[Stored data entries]
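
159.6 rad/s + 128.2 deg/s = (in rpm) 1545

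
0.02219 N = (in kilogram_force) 0.002263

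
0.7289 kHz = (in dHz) 7289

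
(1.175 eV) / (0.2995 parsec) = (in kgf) 2.077e-36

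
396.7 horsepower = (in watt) 2.958e+05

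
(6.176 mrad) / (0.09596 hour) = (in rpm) 0.0001707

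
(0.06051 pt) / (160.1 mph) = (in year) 9.458e-15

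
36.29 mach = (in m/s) 1.236e+04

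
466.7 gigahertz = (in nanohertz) 4.667e+20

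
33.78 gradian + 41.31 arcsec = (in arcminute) 1825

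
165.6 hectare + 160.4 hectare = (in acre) 805.6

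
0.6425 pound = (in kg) 0.2914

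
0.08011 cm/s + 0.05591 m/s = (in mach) 0.0001666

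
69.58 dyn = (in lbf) 0.0001564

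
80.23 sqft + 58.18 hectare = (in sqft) 6.263e+06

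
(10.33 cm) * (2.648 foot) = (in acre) 2.06e-05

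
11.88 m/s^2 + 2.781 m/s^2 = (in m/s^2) 14.66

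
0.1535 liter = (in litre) 0.1535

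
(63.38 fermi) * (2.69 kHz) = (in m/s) 1.705e-10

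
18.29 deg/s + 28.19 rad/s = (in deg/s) 1633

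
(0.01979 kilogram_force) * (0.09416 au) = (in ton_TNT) 0.6534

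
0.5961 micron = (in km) 5.961e-10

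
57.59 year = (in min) 3.027e+07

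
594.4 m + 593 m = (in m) 1187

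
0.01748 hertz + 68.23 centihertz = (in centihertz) 69.98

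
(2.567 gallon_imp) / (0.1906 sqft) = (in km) 0.000659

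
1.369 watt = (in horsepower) 0.001836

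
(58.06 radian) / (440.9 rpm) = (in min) 0.02096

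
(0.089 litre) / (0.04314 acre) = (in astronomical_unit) 3.408e-18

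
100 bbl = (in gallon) 4200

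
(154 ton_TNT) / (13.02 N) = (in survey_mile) 3.075e+07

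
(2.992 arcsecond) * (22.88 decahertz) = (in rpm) 0.03169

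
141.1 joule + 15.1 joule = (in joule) 156.2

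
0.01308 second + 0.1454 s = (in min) 0.002641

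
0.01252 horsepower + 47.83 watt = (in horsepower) 0.07666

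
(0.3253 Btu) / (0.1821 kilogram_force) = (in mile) 0.1194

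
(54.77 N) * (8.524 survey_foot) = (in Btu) 0.1349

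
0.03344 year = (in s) 1.055e+06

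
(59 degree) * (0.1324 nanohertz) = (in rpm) 1.302e-09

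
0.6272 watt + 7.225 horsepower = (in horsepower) 7.226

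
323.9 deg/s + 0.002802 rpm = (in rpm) 53.99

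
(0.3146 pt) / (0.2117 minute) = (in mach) 2.566e-08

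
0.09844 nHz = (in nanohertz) 0.09844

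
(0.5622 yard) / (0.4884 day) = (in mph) 2.725e-05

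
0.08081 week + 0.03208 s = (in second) 4.887e+04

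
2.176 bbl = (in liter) 346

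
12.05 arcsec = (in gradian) 0.003719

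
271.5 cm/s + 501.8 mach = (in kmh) 6.151e+05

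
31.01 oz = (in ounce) 31.01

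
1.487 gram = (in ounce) 0.05245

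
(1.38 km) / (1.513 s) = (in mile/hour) 2040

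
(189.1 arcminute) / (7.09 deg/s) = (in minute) 0.007409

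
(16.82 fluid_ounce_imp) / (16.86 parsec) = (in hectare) 9.186e-26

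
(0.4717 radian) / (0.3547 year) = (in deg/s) 2.416e-06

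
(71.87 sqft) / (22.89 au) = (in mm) 1.95e-09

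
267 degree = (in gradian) 296.7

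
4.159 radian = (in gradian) 264.8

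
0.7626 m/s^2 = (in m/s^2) 0.7626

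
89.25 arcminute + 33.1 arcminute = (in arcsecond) 7341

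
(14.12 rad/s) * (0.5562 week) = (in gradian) 3.024e+08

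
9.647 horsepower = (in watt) 7194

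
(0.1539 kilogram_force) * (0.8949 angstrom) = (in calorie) 3.228e-11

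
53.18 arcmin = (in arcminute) 53.18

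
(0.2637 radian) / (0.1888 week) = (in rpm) 2.205e-05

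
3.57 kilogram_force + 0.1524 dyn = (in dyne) 3.501e+06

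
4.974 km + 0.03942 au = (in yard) 6.449e+09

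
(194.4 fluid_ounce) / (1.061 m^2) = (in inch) 0.2133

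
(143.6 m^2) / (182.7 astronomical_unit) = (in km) 5.254e-15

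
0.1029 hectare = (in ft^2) 1.108e+04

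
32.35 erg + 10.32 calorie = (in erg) 4.318e+08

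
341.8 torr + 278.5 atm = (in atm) 278.9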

◆ EXERCISE REQUIREMENTS ◆
Pull out every line of the records that includes the string "yard".

◆ REPLY ◆
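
(0.5622 yard) / (0.4884 day) = (in mph) 2.725e-05
4.974 km + 0.03942 au = (in yard) 6.449e+09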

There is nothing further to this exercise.